_Assigned task_
Using the entries below, output each line exactly from the first through the one that contains "T | F | F | F || F".
[Opening Records for this exercise section]
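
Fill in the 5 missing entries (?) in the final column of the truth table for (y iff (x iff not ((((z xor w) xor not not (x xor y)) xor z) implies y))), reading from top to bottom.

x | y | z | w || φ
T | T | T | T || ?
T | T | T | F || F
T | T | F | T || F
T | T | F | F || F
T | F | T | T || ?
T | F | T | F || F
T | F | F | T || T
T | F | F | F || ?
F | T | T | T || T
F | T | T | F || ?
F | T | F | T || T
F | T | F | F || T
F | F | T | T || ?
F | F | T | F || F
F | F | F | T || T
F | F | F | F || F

F, T, F, T, T

Row x=T, y=T, z=T, w=T: (x iff not ((((z xor w) xor not not (x xor y)) xor z) implies y)) = F, so the formula = F.
Row x=T, y=F, z=T, w=T: (x iff not ((((z xor w) xor not not (x xor y)) xor z) implies y)) = F, so the formula = T.
Row x=T, y=F, z=F, w=F: (x iff not ((((z xor w) xor not not (x xor y)) xor z) implies y)) = T, so the formula = F.
Row x=F, y=T, z=T, w=F: (x iff not ((((z xor w) xor not not (x xor y)) xor z) implies y)) = T, so the formula = T.
Row x=F, y=F, z=T, w=T: (x iff not ((((z xor w) xor not not (x xor y)) xor z) implies y)) = F, so the formula = T.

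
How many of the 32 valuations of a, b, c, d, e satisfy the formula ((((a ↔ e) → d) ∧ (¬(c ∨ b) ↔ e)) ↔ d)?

20

a  b  c  d  e  |  φ
F  F  F  F  F  |  T
F  F  F  F  T  |  F
F  F  F  T  F  |  F
F  F  F  T  T  |  T
F  F  T  F  F  |  T
F  F  T  F  T  |  T
F  F  T  T  F  |  T
F  F  T  T  T  |  F
F  T  F  F  F  |  T
F  T  F  F  T  |  T
F  T  F  T  F  |  T
F  T  F  T  T  |  F
F  T  T  F  F  |  T
F  T  T  F  T  |  T
F  T  T  T  F  |  T
F  T  T  T  T  |  F
T  F  F  F  F  |  T
T  F  F  F  T  |  T
T  F  F  T  F  |  F
T  F  F  T  T  |  T
T  F  T  F  F  |  F
T  F  T  F  T  |  T
T  F  T  T  F  |  T
T  F  T  T  T  |  F
T  T  F  F  F  |  F
T  T  F  F  T  |  T
T  T  F  T  F  |  T
T  T  F  T  T  |  F
T  T  T  F  F  |  F
T  T  T  F  T  |  T
T  T  T  T  F  |  T
T  T  T  T  T  |  F
The formula is true on 20 of the 32 rows.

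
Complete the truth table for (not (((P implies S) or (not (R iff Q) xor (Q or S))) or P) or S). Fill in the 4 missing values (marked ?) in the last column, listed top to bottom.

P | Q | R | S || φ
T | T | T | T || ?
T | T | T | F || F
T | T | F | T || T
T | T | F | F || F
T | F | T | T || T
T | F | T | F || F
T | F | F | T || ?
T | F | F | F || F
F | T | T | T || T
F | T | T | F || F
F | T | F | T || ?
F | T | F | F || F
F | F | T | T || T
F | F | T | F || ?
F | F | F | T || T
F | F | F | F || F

T, T, T, F

Row P=T, Q=T, R=T, S=T: not (((P implies S) or (not (R iff Q) xor (Q or S))) or P) = F, so the formula = T.
Row P=T, Q=F, R=F, S=T: not (((P implies S) or (not (R iff Q) xor (Q or S))) or P) = F, so the formula = T.
Row P=F, Q=T, R=F, S=T: not (((P implies S) or (not (R iff Q) xor (Q or S))) or P) = F, so the formula = T.
Row P=F, Q=F, R=T, S=F: not (((P implies S) or (not (R iff Q) xor (Q or S))) or P) = F, so the formula = F.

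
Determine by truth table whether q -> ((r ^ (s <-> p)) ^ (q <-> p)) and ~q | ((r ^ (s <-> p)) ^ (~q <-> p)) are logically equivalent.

p | q | r | s || φ | ψ
F | F | F | F || T | T
F | F | F | T || T | T
F | F | T | F || T | T
F | F | T | T || T | T
F | T | F | F || T | F
F | T | F | T || F | T
F | T | T | F || F | T
F | T | T | T || T | F
T | F | F | F || T | T
T | F | F | T || T | T
T | F | T | F || T | T
T | F | T | T || T | T
T | T | F | F || T | F
T | T | F | T || F | T
T | T | T | F || F | T
T | T | T | T || T | F
The columns differ at p=F, q=T, r=F, s=F (φ=T, ψ=F), so they are not equivalent.

not equivalent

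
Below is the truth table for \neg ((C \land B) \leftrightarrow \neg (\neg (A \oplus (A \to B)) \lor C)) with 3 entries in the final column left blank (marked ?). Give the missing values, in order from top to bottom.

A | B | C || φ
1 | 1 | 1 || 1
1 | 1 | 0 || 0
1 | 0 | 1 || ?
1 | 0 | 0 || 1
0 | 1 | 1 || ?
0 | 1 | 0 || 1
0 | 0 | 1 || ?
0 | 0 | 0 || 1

0, 1, 0

Row A=1, B=0, C=1: (C \land B) = 0, \neg (\neg (A \oplus (A \to B)) \lor C) = 0, ((C \land B) \leftrightarrow \neg (\neg (A \oplus (A \to B)) \lor C)) = 1, so the formula = 0.
Row A=0, B=1, C=1: (C \land B) = 1, \neg (\neg (A \oplus (A \to B)) \lor C) = 0, ((C \land B) \leftrightarrow \neg (\neg (A \oplus (A \to B)) \lor C)) = 0, so the formula = 1.
Row A=0, B=0, C=1: (C \land B) = 0, \neg (\neg (A \oplus (A \to B)) \lor C) = 0, ((C \land B) \leftrightarrow \neg (\neg (A \oplus (A \to B)) \lor C)) = 1, so the formula = 0.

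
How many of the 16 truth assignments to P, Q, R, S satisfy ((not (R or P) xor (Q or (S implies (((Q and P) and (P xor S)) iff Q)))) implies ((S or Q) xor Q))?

P  Q  R  S  |  φ
F  F  F  F  |  T
F  F  F  T  |  T
F  F  T  F  |  F
F  F  T  T  |  T
F  T  F  F  |  T
F  T  F  T  |  T
F  T  T  F  |  F
F  T  T  T  |  F
T  F  F  F  |  F
T  F  F  T  |  T
T  F  T  F  |  F
T  F  T  T  |  T
T  T  F  F  |  F
T  T  F  T  |  F
T  T  T  F  |  F
T  T  T  T  |  F
The formula is true on 7 of the 16 rows.

7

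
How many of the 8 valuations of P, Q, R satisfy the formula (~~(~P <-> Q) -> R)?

6

P | Q | R || (~~(~P <-> Q) -> R)
F | F | F ||          T         
F | F | T ||          T         
F | T | F ||          F         
F | T | T ||          T         
T | F | F ||          F         
T | F | T ||          T         
T | T | F ||          T         
T | T | T ||          T         
The formula is true on 6 of the 8 rows.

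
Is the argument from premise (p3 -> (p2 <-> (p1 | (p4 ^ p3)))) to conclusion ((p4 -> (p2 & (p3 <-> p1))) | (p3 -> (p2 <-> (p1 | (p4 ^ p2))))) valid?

p1 | p2 | p3 | p4 || φ | ψ
T  | T  | T  | T  || T | T
T  | T  | T  | F  || T | T
T  | T  | F  | T  || T | T
T  | T  | F  | F  || T | T
T  | F  | T  | T  || F | F
T  | F  | T  | F  || F | T
T  | F  | F  | T  || T | T
T  | F  | F  | F  || T | T
F  | T  | T  | T  || F | F
F  | T  | T  | F  || T | T
F  | T  | F  | T  || T | T
F  | T  | F  | F  || T | T
F  | F  | T  | T  || T | F
F  | F  | T  | F  || F | T
F  | F  | F  | T  || T | T
F  | F  | F  | F  || T | T
At p1=F, p2=F, p3=T, p4=T we have φ true but ψ false, so φ does not entail ψ.

no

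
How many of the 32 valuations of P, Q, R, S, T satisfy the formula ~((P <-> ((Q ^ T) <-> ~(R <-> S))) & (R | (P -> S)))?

18

P | Q | R | S | T | φ
- | - | - | - | - | -
T | T | T | T | T | F
T | T | T | T | F | T
T | T | T | F | T | T
T | T | T | F | F | F
T | T | F | T | T | T
T | T | F | T | F | F
T | T | F | F | T | T
T | T | F | F | F | T
T | F | T | T | T | T
T | F | T | T | F | F
T | F | T | F | T | F
T | F | T | F | F | T
T | F | F | T | T | F
T | F | F | T | F | T
T | F | F | F | T | T
T | F | F | F | F | T
F | T | T | T | T | T
F | T | T | T | F | F
F | T | T | F | T | F
F | T | T | F | F | T
F | T | F | T | T | F
F | T | F | T | F | T
F | T | F | F | T | T
F | T | F | F | F | F
F | F | T | T | T | F
F | F | T | T | F | T
F | F | T | F | T | T
F | F | T | F | F | F
F | F | F | T | T | T
F | F | F | T | F | F
F | F | F | F | T | F
F | F | F | F | F | T
The formula is true on 18 of the 32 rows.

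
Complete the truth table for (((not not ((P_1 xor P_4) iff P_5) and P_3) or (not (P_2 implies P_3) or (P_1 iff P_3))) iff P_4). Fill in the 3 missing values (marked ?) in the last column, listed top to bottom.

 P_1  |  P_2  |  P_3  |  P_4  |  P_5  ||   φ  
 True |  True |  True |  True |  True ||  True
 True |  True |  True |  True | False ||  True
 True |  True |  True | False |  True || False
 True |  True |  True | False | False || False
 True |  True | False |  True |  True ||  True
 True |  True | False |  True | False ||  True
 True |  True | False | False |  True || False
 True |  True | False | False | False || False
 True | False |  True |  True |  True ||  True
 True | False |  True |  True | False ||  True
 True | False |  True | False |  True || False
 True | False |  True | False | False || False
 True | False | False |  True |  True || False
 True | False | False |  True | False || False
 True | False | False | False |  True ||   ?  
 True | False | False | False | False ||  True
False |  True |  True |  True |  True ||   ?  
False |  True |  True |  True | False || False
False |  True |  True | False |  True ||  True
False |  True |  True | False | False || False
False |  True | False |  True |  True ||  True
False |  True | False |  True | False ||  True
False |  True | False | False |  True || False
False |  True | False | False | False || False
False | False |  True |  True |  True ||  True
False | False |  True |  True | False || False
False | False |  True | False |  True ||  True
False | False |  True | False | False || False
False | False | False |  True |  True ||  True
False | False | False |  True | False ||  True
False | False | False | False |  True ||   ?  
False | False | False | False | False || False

True, True, False

Row P_1=True, P_2=False, P_3=False, P_4=False, P_5=True: ((not not ((P_1 xor P_4) iff P_5) and P_3) or (not (P_2 implies P_3) or (P_1 iff P_3))) = False, so the formula = True.
Row P_1=False, P_2=True, P_3=True, P_4=True, P_5=True: ((not not ((P_1 xor P_4) iff P_5) and P_3) or (not (P_2 implies P_3) or (P_1 iff P_3))) = True, so the formula = True.
Row P_1=False, P_2=False, P_3=False, P_4=False, P_5=True: ((not not ((P_1 xor P_4) iff P_5) and P_3) or (not (P_2 implies P_3) or (P_1 iff P_3))) = True, so the formula = False.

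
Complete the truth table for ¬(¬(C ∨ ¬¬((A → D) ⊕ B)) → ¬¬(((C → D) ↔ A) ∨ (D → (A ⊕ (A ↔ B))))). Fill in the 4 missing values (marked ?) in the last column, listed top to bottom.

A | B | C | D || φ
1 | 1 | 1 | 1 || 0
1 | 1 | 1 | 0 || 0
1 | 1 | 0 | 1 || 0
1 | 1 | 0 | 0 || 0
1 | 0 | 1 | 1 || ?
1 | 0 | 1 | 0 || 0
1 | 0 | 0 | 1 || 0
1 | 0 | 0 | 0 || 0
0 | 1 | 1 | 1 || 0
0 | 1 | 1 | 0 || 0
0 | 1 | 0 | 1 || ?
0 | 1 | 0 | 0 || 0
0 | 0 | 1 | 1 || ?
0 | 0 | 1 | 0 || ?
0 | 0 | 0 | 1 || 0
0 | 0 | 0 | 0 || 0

Row A=1, B=0, C=1, D=1: ¬(C ∨ ¬¬((A → D) ⊕ B)) = 0, ¬¬(((C → D) ↔ A) ∨ (D → (A ⊕ (A ↔ B)))) = 1, (¬(C ∨ ¬¬((A → D) ⊕ B)) → ¬¬(((C → D) ↔ A) ∨ (D → (A ⊕ (A ↔ B))))) = 1, so the formula = 0.
Row A=0, B=1, C=0, D=1: ¬(C ∨ ¬¬((A → D) ⊕ B)) = 1, ¬¬(((C → D) ↔ A) ∨ (D → (A ⊕ (A ↔ B)))) = 0, (¬(C ∨ ¬¬((A → D) ⊕ B)) → ¬¬(((C → D) ↔ A) ∨ (D → (A ⊕ (A ↔ B))))) = 0, so the formula = 1.
Row A=0, B=0, C=1, D=1: ¬(C ∨ ¬¬((A → D) ⊕ B)) = 0, ¬¬(((C → D) ↔ A) ∨ (D → (A ⊕ (A ↔ B)))) = 1, (¬(C ∨ ¬¬((A → D) ⊕ B)) → ¬¬(((C → D) ↔ A) ∨ (D → (A ⊕ (A ↔ B))))) = 1, so the formula = 0.
Row A=0, B=0, C=1, D=0: ¬(C ∨ ¬¬((A → D) ⊕ B)) = 0, ¬¬(((C → D) ↔ A) ∨ (D → (A ⊕ (A ↔ B)))) = 1, (¬(C ∨ ¬¬((A → D) ⊕ B)) → ¬¬(((C → D) ↔ A) ∨ (D → (A ⊕ (A ↔ B))))) = 1, so the formula = 0.

0, 1, 0, 0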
[Closing Records for this exercise section]
_Exercise response_
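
Fill in the 5 missing entries (?) in the final column of the truth table for (y iff (x iff not ((((z xor w) xor not not (x xor y)) xor z) implies y))), reading from top to bottom.

x | y | z | w || φ
T | T | T | T || ?
T | T | T | F || F
T | T | F | T || F
T | T | F | F || F
T | F | T | T || ?
T | F | T | F || F
T | F | F | T || T
T | F | F | F || ?
F | T | T | T || T
F | T | T | F || ?
F | T | F | T || T
F | T | F | F || T
F | F | T | T || ?
F | F | T | F || F
F | F | F | T || T
F | F | F | F || F

F, T, F, T, T

Row x=T, y=T, z=T, w=T: (x iff not ((((z xor w) xor not not (x xor y)) xor z) implies y)) = F, so the formula = F.
Row x=T, y=F, z=T, w=T: (x iff not ((((z xor w) xor not not (x xor y)) xor z) implies y)) = F, so the formula = T.
Row x=T, y=F, z=F, w=F: (x iff not ((((z xor w) xor not not (x xor y)) xor z) implies y)) = T, so the formula = F.
Row x=F, y=T, z=T, w=F: (x iff not ((((z xor w) xor not not (x xor y)) xor z) implies y)) = T, so the formula = T.
Row x=F, y=F, z=T, w=T: (x iff not ((((z xor w) xor not not (x xor y)) xor z) implies y)) = F, so the formula = T.

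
How many of the 32 valuations of a, b, c, d, e satisfy the formula ((((a ↔ e) → d) ∧ (¬(c ∨ b) ↔ e)) ↔ d)?

20

a  b  c  d  e  |  φ
F  F  F  F  F  |  T
F  F  F  F  T  |  F
F  F  F  T  F  |  F
F  F  F  T  T  |  T
F  F  T  F  F  |  T
F  F  T  F  T  |  T
F  F  T  T  F  |  T
F  F  T  T  T  |  F
F  T  F  F  F  |  T
F  T  F  F  T  |  T
F  T  F  T  F  |  T
F  T  F  T  T  |  F
F  T  T  F  F  |  T
F  T  T  F  T  |  T
F  T  T  T  F  |  T
F  T  T  T  T  |  F
T  F  F  F  F  |  T
T  F  F  F  T  |  T
T  F  F  T  F  |  F
T  F  F  T  T  |  T
T  F  T  F  F  |  F
T  F  T  F  T  |  T
T  F  T  T  F  |  T
T  F  T  T  T  |  F
T  T  F  F  F  |  F
T  T  F  F  T  |  T
T  T  F  T  F  |  T
T  T  F  T  T  |  F
T  T  T  F  F  |  F
T  T  T  F  T  |  T
T  T  T  T  F  |  T
T  T  T  T  T  |  F
The formula is true on 20 of the 32 rows.

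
Complete the truth table for (not (((P implies S) or (not (R iff Q) xor (Q or S))) or P) or S). Fill in the 4 missing values (marked ?) in the last column, listed top to bottom.

P | Q | R | S || φ
T | T | T | T || ?
T | T | T | F || F
T | T | F | T || T
T | T | F | F || F
T | F | T | T || T
T | F | T | F || F
T | F | F | T || ?
T | F | F | F || F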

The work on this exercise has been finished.